| Task item |
Give back, word for word, the lines in the listing below from the one holding "The number of" down to the one holding "(Total observations: 170.)", both ends included.

| Input for this task |
- - - - -

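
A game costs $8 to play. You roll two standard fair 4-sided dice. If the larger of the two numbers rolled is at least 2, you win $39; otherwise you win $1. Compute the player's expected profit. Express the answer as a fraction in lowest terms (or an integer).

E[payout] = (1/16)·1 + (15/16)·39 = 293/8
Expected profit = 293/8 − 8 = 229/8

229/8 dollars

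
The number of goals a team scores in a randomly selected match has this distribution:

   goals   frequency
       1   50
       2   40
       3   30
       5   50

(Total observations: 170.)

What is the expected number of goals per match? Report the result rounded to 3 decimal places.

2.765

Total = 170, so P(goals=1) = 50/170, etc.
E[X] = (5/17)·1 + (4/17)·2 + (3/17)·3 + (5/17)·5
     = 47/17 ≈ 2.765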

- - - - -

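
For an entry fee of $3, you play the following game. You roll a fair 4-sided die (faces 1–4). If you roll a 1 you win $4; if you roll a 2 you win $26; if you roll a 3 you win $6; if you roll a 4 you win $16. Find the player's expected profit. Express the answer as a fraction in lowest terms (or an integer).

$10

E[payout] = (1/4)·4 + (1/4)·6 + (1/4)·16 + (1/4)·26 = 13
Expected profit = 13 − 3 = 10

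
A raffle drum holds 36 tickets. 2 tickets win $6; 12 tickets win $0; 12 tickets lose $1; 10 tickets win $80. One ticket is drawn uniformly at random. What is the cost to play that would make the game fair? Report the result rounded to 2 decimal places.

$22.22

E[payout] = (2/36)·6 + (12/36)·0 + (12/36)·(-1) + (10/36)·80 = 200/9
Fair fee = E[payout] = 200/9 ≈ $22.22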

- - - - -

| Written solution |
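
The number of goals a team scores in a randomly selected match has this distribution:

   goals   frequency
       1   50
       2   40
       3   30
       5   50

(Total observations: 170.)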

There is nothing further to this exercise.